▸ **WORK REQUIRED**
Your response should consist solely of the records, written out exactly.

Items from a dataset
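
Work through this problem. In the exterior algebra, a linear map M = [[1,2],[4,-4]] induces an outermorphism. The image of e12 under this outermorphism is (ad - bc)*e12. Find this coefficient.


The outermorphism of a linear map f sends e1^e2 to f(e1)^f(e2).
f(e1) = 1*e1 + 4*e2
f(e2) = 2*e1 - 4*e2
f(e1) ^ f(e2) = (1*e1 + 4*e2) ^ (2*e1 - 4*e2)
= 1*(-4)*e12 + 4*2*e21
= (-4 - 8)*e12
= -12*e12
Coefficient = -12


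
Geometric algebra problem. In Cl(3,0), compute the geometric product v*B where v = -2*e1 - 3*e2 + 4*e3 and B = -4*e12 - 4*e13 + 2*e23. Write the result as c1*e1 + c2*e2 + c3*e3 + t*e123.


vB has grade-1 (vector) and grade-3 (trivector) parts: vB = (v _| B) + (v ^ B).
Vector part <vB>_1:
  e1: -v2*b12 - v3*b13 = -(-3)*(-4) - (4)*(-4) = 4
  e2: v1*b12 - v3*b23 = (-2)*(-4) - (4)*(2) = 0
  e3: v1*b13 + v2*b23 = (-2)*(-4) + (-3)*(2) = 2
Trivector part <vB>_3:
  e123: v1*b23 - v2*b13 + v3*b12 = (-2)*(2) - (-3)*(-4) + (4)*(-4) = -32
vB = 4*e1 + 0*e2 + 2*e3 - 32*e123


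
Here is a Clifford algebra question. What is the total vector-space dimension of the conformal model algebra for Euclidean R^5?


The conformal model of R^5 uses Cl(6,1): the 5 Euclidean generators plus two extra orthogonal generators e+ (e+^2 = +1) and e- (e-^2 = -1), from which the null vectors e0, einf are built.
Number of generators m = 5 + 2 = 7.
dim Cl(p,q) = 2^m = 2^7 = 128


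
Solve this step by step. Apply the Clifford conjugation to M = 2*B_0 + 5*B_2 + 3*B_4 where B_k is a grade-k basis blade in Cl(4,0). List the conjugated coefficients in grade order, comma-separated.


Clifford conjugate sign for grade k: (-1)^(k(k+1)/2)
Grade 0: (-1)^(0*1/2) = (-1)^0 = 1, coeff 2 -> 2
Grade 2: (-1)^(2*3/2) = (-1)^3 = -1, coeff 5 -> -5
Grade 4: (-1)^(4*5/2) = (-1)^10 = 1, coeff 3 -> 3
Conjugated coefficients: 2, -5, 3


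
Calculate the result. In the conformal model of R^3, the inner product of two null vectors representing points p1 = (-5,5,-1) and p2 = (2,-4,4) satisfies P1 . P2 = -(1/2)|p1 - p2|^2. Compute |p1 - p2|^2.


p1 - p2 = (-7, 9, -5)
|p1 - p2|^2 = (-7)^2 + 9^2 + (-5)^2
= 49 + 81 + 25
= 155


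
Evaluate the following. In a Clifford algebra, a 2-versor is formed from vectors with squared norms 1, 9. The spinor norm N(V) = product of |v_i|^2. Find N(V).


Spinor norm N(V) = |v1|^2 * |v2|^2 * ... * |v2|^2
= 1 * 9
Running product: 1, 9
N(V) = 9


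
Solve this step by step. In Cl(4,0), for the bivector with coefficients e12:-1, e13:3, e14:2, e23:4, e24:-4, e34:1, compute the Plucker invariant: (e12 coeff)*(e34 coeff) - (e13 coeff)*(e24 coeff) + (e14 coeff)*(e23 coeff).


Plucker relation: af - be + cd
a*f = (-1)*1 = -1
b*e = 3*(-4) = -12
c*d = 2*4 = 8
af - be + cd = -1 - (-12) + 8
= 19


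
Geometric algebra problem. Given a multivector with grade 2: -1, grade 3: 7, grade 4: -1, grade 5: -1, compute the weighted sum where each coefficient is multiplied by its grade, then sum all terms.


Grade-weighted sum = sum of grade_k * coefficient_k
2*(-1) = -2
3*7 = 21
4*(-1) = -4
5*(-1) = -5
Total = -2 + 21 + (-4) + (-5) = 10


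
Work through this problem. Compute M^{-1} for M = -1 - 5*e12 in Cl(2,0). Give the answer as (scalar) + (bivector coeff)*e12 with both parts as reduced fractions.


M = -1 - 5*e12, where e12^2 = -1.
Since M commutes with its reverse ~M = a - b*e12, M * ~M = a^2 - b^2*e12^2 = a^2 + b^2.
So M^{-1} = ~M / (a^2 + b^2) = (a - b*e12)/(a^2 + b^2).
a^2 + b^2 = 1 + 25 = 26
Scalar part = -1/26 = -1/26
Bivector coeff = 5/26 = 5/26
M^{-1} = -1/26 + 5/26*e12


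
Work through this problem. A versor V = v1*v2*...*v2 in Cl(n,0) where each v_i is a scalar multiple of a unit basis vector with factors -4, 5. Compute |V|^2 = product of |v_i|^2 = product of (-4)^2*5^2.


Each vector v_i has |v_i|^2 = s_i^2
Squared scales: (-4)^2 = 16, 5^2 = 25
|V|^2 = 16 * 25
= 400


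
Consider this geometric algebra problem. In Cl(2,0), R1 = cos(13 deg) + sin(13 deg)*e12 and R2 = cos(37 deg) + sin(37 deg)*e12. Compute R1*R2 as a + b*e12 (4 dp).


Same-plane rotors commute and their half-angles add:
R1*R2 = cos(a1 + a2) + sin(a1 + a2)*e12.
a1 + a2 = 13 + 37 = 50 deg
cos(50 deg) = 0.6428
sin(50 deg) = 0.7660
R1*R2 = 0.6428 + 0.7660*e12


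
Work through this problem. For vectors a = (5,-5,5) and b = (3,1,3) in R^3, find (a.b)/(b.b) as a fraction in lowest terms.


Projection coefficient = (a . b) / (b . b)
a . b = 5*3 + (-5)*1 + 5*3
= 15 + (-5) + 15 = 25
b . b = 3^2 + 1^2 + 3^2
= 9 + 1 + 9 = 19
Coefficient = 25/19
In lowest terms: 25/19


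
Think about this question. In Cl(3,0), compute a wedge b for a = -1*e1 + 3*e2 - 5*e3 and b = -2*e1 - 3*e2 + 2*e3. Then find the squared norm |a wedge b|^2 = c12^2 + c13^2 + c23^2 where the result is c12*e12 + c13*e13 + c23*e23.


a wedge b = (a1*b2 - a2*b1)*e12 + (a1*b3 - a3*b1)*e13 + (a2*b3 - a3*b2)*e23
e12 coeff: (-1)*(-3) - 3*(-2) = 3 - (-6) = 9
e13 coeff: (-1)*2 - (-5)*(-2) = -2 - 10 = -12
e23 coeff: 3*2 - (-5)*(-3) = 6 - 15 = -9
|a wedge b|^2 = 9^2 + (-12)^2 + (-9)^2
= 81 + 144 + 81
= 306


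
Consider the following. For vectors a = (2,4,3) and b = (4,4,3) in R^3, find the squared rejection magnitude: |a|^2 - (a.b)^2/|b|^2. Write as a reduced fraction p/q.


|a|^2 = 2^2 + 4^2 + 3^2 = 29
|b|^2 = 4^2 + 4^2 + 3^2 = 41
a . b = 2*4 + 4*4 + 3*3 = 33
(a.b)^2 = 33^2 = 1089
|rej|^2 = 29 - 1089/41
= (1189 - 1089)/41
= 100/41
In lowest terms: 100/41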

▸ **RESPONSE TO THIS TASK**
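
Work through this problem. In the exterior algebra, a linear map M = [[1,2],[4,-4]] induces an outermorphism. The image of e12 under this outermorphism is (ad - bc)*e12. Find this coefficient.


The outermorphism of a linear map f sends e1^e2 to f(e1)^f(e2).
f(e1) = 1*e1 + 4*e2
f(e2) = 2*e1 - 4*e2
f(e1) ^ f(e2) = (1*e1 + 4*e2) ^ (2*e1 - 4*e2)
= 1*(-4)*e12 + 4*2*e21
= (-4 - 8)*e12
= -12*e12
Coefficient = -12


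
Geometric algebra problem. In Cl(3,0), compute the geometric product v*B where v = -2*e1 - 3*e2 + 4*e3 and B = -4*e12 - 4*e13 + 2*e23. Write the result as c1*e1 + c2*e2 + c3*e3 + t*e123.


vB has grade-1 (vector) and grade-3 (trivector) parts: vB = (v _| B) + (v ^ B).
Vector part <vB>_1:
  e1: -v2*b12 - v3*b13 = -(-3)*(-4) - (4)*(-4) = 4
  e2: v1*b12 - v3*b23 = (-2)*(-4) - (4)*(2) = 0
  e3: v1*b13 + v2*b23 = (-2)*(-4) + (-3)*(2) = 2
Trivector part <vB>_3:
  e123: v1*b23 - v2*b13 + v3*b12 = (-2)*(2) - (-3)*(-4) + (4)*(-4) = -32
vB = 4*e1 + 0*e2 + 2*e3 - 32*e123


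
Here is a Clifford algebra question. What is the total vector-space dimension of the conformal model algebra for Euclidean R^5?


The conformal model of R^5 uses Cl(6,1): the 5 Euclidean generators plus two extra orthogonal generators e+ (e+^2 = +1) and e- (e-^2 = -1), from which the null vectors e0, einf are built.
Number of generators m = 5 + 2 = 7.
dim Cl(p,q) = 2^m = 2^7 = 128


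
Solve this step by step. Apply the Clifford conjugation to M = 2*B_0 + 5*B_2 + 3*B_4 where B_k is a grade-k basis blade in Cl(4,0). List the conjugated coefficients in grade order, comma-separated.


Clifford conjugate sign for grade k: (-1)^(k(k+1)/2)
Grade 0: (-1)^(0*1/2) = (-1)^0 = 1, coeff 2 -> 2
Grade 2: (-1)^(2*3/2) = (-1)^3 = -1, coeff 5 -> -5
Grade 4: (-1)^(4*5/2) = (-1)^10 = 1, coeff 3 -> 3
Conjugated coefficients: 2, -5, 3


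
Calculate the result. In the conformal model of R^3, the inner product of two null vectors representing points p1 = (-5,5,-1) and p2 = (2,-4,4) satisfies P1 . P2 = -(1/2)|p1 - p2|^2. Compute |p1 - p2|^2.


p1 - p2 = (-7, 9, -5)
|p1 - p2|^2 = (-7)^2 + 9^2 + (-5)^2
= 49 + 81 + 25
= 155


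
Evaluate the following. In a Clifford algebra, a 2-versor is formed from vectors with squared norms 1, 9. The spinor norm N(V) = product of |v_i|^2. Find N(V).


Spinor norm N(V) = |v1|^2 * |v2|^2 * ... * |v2|^2
= 1 * 9
Running product: 1, 9
N(V) = 9


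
Solve this step by step. In Cl(4,0), for the bivector with coefficients e12:-1, e13:3, e14:2, e23:4, e24:-4, e34:1, compute the Plucker invariant: (e12 coeff)*(e34 coeff) - (e13 coeff)*(e24 coeff) + (e14 coeff)*(e23 coeff).


Plucker relation: af - be + cd
a*f = (-1)*1 = -1
b*e = 3*(-4) = -12
c*d = 2*4 = 8
af - be + cd = -1 - (-12) + 8
= 19


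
Geometric algebra problem. Given a multivector with grade 2: -1, grade 3: 7, grade 4: -1, grade 5: -1, compute the weighted sum where each coefficient is multiplied by its grade, then sum all terms.


Grade-weighted sum = sum of grade_k * coefficient_k
2*(-1) = -2
3*7 = 21
4*(-1) = -4
5*(-1) = -5
Total = -2 + 21 + (-4) + (-5) = 10


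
Work through this problem. Compute M^{-1} for M = -1 - 5*e12 in Cl(2,0). Give the answer as (scalar) + (bivector coeff)*e12 with both parts as reduced fractions.


M = -1 - 5*e12, where e12^2 = -1.
Since M commutes with its reverse ~M = a - b*e12, M * ~M = a^2 - b^2*e12^2 = a^2 + b^2.
So M^{-1} = ~M / (a^2 + b^2) = (a - b*e12)/(a^2 + b^2).
a^2 + b^2 = 1 + 25 = 26
Scalar part = -1/26 = -1/26
Bivector coeff = 5/26 = 5/26
M^{-1} = -1/26 + 5/26*e12


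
Work through this problem. A versor V = v1*v2*...*v2 in Cl(n,0) where each v_i is a scalar multiple of a unit basis vector with factors -4, 5. Compute |V|^2 = product of |v_i|^2 = product of (-4)^2*5^2.


Each vector v_i has |v_i|^2 = s_i^2
Squared scales: (-4)^2 = 16, 5^2 = 25
|V|^2 = 16 * 25
= 400


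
Consider this geometric algebra problem. In Cl(2,0), R1 = cos(13 deg) + sin(13 deg)*e12 and R2 = cos(37 deg) + sin(37 deg)*e12. Compute R1*R2 as a + b*e12 (4 dp).


Same-plane rotors commute and their half-angles add:
R1*R2 = cos(a1 + a2) + sin(a1 + a2)*e12.
a1 + a2 = 13 + 37 = 50 deg
cos(50 deg) = 0.6428
sin(50 deg) = 0.7660
R1*R2 = 0.6428 + 0.7660*e12


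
Work through this problem. For vectors a = (5,-5,5) and b = (3,1,3) in R^3, find (a.b)/(b.b) as a fraction in lowest terms.


Projection coefficient = (a . b) / (b . b)
a . b = 5*3 + (-5)*1 + 5*3
= 15 + (-5) + 15 = 25
b . b = 3^2 + 1^2 + 3^2
= 9 + 1 + 9 = 19
Coefficient = 25/19
In lowest terms: 25/19


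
Think about this question. In Cl(3,0), compute a wedge b for a = -1*e1 + 3*e2 - 5*e3 and b = -2*e1 - 3*e2 + 2*e3. Then find the squared norm |a wedge b|^2 = c12^2 + c13^2 + c23^2 where the result is c12*e12 + c13*e13 + c23*e23.


a wedge b = (a1*b2 - a2*b1)*e12 + (a1*b3 - a3*b1)*e13 + (a2*b3 - a3*b2)*e23
e12 coeff: (-1)*(-3) - 3*(-2) = 3 - (-6) = 9
e13 coeff: (-1)*2 - (-5)*(-2) = -2 - 10 = -12
e23 coeff: 3*2 - (-5)*(-3) = 6 - 15 = -9
|a wedge b|^2 = 9^2 + (-12)^2 + (-9)^2
= 81 + 144 + 81
= 306


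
Consider the following. For vectors a = (2,4,3) and b = (4,4,3) in R^3, find the squared rejection magnitude: |a|^2 - (a.b)^2/|b|^2. Write as a reduced fraction p/q.


|a|^2 = 2^2 + 4^2 + 3^2 = 29
|b|^2 = 4^2 + 4^2 + 3^2 = 41
a . b = 2*4 + 4*4 + 3*3 = 33
(a.b)^2 = 33^2 = 1089
|rej|^2 = 29 - 1089/41
= (1189 - 1089)/41
= 100/41
In lowest terms: 100/41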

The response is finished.